» Source information:
********************
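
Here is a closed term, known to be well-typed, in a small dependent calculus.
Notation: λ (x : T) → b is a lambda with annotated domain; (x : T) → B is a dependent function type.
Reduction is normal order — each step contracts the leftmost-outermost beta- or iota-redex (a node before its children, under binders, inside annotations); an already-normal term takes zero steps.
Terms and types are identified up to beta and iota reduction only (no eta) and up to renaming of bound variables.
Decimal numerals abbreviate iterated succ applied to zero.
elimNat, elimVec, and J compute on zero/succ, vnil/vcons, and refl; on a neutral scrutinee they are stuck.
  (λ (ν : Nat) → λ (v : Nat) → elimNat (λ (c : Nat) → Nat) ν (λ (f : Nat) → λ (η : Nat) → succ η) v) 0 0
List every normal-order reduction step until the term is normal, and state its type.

normal-order reduction sequence:
  (λ (ν : Nat) → λ (v : Nat) → elimNat (λ (c : Nat) → Nat) ν (λ (f : Nat) → λ (η : Nat) → succ η) v) 0 0
  ~> (λ (ν : Nat) → elimNat (λ (v : Nat) → Nat) 0 (λ (c : Nat) → λ (f : Nat) → succ f) ν) 0
  ~> elimNat (λ (ν : Nat) → Nat) 0 (λ (v : Nat) → λ (c : Nat) → succ c) 0
  ~> 0
type:
  Nat


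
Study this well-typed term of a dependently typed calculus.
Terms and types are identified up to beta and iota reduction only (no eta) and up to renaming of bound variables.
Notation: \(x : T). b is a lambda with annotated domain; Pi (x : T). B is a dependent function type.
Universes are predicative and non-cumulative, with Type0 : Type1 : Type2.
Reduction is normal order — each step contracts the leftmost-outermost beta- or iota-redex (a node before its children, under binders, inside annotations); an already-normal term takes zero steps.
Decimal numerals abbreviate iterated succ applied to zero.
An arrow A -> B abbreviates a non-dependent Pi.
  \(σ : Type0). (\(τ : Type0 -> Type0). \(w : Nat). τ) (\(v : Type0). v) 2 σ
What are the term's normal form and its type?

reduced normal form:
  \(σ : Type0). σ
inferred type:
  Type0 -> Type0
observation: 3 normal-order steps normalize the term, beginning with a beta-redex.


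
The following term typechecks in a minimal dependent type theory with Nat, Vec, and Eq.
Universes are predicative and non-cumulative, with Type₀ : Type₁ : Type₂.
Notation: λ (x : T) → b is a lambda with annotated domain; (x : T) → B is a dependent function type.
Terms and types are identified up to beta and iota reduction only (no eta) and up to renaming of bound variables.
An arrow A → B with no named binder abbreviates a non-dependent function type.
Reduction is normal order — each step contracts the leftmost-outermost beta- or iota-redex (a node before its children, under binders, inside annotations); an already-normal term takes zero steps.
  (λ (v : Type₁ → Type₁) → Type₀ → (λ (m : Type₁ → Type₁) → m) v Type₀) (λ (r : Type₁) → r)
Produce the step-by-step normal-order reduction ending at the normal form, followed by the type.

reduction (normal order):
  (λ (v : Type₁ → Type₁) → Type₀ → (λ (m : Type₁ → Type₁) → m) v Type₀) (λ (r : Type₁) → r)
  ~> Type₀ → (λ (v : Type₁ → Type₁) → v) (λ (m : Type₁) → m) Type₀
  ~> Type₀ → (λ (v : Type₁) → v) Type₀
  ~> Type₀ → Type₀
the term's type:
  Type₁


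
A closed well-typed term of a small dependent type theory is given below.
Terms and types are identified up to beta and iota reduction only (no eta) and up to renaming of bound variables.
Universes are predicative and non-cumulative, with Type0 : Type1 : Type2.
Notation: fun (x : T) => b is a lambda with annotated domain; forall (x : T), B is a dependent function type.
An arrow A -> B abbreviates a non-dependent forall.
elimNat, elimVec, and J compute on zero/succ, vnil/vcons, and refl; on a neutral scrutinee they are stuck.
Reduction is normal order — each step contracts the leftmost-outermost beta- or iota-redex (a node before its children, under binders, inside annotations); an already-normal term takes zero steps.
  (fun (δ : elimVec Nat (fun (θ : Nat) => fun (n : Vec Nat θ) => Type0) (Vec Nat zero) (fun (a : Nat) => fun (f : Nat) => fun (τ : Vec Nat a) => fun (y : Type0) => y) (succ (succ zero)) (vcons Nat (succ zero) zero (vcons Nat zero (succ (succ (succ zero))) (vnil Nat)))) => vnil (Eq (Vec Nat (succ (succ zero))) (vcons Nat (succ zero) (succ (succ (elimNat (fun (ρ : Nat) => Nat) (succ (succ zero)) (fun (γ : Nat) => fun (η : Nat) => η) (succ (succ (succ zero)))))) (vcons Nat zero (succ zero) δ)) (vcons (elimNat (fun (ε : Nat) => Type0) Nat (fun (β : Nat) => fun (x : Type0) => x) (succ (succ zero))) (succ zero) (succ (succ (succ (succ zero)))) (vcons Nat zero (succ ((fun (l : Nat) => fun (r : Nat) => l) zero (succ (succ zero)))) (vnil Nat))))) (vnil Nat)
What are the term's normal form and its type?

normal form:
  vnil (Eq (Vec Nat (succ (succ zero))) (vcons Nat (succ zero) (succ (succ (succ (succ zero)))) (vcons Nat zero (succ zero) (vnil Nat))) (vcons Nat (succ zero) (succ (succ (succ (succ zero)))) (vcons Nat zero (succ zero) (vnil Nat))))
inferred type:
  Vec (Eq (Vec Nat (succ (succ zero))) (vcons Nat (succ zero) (succ (succ (succ (succ zero)))) (vcons Nat zero (succ zero) (vnil Nat))) (vcons Nat (succ zero) (succ (succ (succ (succ zero)))) (vcons Nat zero (succ zero) (vnil Nat)))) zero
observation: 20 normal-order steps normalize the term, beginning with a beta-redex.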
********************
Say how many lines of the data include the word "abbreviates". Nothing other than the number should be given.

3